Saved entries:
== Segment start ==
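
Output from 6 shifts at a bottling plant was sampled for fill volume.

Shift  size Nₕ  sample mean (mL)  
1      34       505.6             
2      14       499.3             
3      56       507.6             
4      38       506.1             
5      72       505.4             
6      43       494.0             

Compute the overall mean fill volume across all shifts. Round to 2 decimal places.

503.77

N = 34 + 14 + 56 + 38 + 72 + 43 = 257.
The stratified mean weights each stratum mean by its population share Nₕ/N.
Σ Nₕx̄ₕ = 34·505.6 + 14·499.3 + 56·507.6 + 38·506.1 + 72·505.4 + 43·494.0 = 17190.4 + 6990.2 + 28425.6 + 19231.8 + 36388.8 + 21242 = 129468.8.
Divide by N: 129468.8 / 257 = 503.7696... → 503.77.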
== Segment end ==
== Segment start ==
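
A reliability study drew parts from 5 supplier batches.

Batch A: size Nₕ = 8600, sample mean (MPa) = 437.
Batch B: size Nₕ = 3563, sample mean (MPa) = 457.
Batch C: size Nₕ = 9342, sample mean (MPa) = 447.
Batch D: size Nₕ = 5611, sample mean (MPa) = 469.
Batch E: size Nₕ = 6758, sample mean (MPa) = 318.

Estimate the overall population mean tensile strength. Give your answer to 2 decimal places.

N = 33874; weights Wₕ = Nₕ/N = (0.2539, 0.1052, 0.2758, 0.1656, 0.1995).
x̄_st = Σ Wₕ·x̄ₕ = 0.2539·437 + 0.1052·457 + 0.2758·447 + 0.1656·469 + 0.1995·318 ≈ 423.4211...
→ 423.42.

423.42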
== Segment end ==
• PROMPT:
Among the records above, find each line holding the string "from" and pull it out.

• OUTPUT FOR THIS TASK:
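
Output from 6 shifts at a bottling plant was sampled for fill volume.
A reliability study drew parts from 5 supplier batches.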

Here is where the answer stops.